- _Exercise prompt_
Restate word for word the entries below, starting with the line with "A chain of 2" and continuing through the line with "Springs (stiffness k=1.0)". Include both of those lines and no others.

Records to process Block Start

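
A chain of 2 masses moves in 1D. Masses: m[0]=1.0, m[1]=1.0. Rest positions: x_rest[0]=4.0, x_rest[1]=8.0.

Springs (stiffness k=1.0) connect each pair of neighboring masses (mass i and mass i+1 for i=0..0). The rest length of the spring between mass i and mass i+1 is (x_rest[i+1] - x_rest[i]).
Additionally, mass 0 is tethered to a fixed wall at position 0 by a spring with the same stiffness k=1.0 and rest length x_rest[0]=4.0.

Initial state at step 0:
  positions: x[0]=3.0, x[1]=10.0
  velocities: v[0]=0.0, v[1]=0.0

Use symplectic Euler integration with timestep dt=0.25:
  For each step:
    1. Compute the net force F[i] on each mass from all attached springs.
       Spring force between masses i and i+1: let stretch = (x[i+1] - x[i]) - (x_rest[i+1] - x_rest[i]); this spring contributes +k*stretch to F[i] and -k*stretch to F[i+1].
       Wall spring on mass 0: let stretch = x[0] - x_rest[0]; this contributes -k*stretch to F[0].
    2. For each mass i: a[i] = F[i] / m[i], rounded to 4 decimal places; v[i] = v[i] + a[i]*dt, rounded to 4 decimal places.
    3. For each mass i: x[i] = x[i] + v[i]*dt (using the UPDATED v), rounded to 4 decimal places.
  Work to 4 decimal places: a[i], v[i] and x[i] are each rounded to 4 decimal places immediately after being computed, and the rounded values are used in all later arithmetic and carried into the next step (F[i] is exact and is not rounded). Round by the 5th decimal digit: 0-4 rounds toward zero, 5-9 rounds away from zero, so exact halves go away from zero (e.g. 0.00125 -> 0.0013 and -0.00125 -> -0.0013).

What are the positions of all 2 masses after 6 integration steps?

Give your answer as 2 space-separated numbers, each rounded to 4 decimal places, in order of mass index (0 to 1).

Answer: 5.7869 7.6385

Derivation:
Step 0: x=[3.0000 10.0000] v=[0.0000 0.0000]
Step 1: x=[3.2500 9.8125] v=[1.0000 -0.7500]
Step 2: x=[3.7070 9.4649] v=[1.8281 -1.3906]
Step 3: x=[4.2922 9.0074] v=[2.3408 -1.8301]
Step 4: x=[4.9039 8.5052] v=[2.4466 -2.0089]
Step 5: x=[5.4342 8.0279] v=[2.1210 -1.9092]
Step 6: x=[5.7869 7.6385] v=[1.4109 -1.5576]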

Records to process Block End
Records to process Block Start

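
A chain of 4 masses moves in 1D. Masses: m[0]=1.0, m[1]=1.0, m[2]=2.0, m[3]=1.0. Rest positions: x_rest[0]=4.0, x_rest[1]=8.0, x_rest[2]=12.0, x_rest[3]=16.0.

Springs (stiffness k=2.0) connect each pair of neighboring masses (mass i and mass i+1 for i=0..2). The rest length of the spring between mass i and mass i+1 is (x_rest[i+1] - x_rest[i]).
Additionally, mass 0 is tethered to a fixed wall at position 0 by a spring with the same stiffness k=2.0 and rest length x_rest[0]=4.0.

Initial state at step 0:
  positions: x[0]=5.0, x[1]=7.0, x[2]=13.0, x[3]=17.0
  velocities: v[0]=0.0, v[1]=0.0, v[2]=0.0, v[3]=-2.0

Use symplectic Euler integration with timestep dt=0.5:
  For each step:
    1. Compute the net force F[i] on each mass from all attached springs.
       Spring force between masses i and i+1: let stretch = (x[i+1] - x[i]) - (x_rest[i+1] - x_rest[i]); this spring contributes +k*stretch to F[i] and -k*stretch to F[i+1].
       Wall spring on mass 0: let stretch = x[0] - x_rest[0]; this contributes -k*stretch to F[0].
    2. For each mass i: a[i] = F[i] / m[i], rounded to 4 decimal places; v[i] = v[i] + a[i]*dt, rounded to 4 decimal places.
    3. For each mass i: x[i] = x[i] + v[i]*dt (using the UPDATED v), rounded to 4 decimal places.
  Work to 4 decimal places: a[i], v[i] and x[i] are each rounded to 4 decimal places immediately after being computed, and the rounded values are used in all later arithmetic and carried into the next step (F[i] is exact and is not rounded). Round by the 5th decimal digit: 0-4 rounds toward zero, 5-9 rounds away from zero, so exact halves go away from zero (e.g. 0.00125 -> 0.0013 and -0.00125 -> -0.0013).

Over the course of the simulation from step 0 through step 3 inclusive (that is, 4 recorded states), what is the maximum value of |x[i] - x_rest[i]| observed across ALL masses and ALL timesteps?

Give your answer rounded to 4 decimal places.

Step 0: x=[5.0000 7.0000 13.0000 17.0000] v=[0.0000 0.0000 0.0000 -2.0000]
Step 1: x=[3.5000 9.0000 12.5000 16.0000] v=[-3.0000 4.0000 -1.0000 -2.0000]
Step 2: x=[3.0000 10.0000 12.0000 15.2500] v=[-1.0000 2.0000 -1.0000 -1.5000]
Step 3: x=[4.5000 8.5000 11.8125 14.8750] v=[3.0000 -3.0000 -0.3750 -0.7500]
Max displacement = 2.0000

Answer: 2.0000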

Records to process Block End

- _Completed exercise_
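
A chain of 2 masses moves in 1D. Masses: m[0]=1.0, m[1]=1.0. Rest positions: x_rest[0]=4.0, x_rest[1]=8.0.

Springs (stiffness k=1.0) connect each pair of neighboring masses (mass i and mass i+1 for i=0..0). The rest length of the spring between mass i and mass i+1 is (x_rest[i+1] - x_rest[i]).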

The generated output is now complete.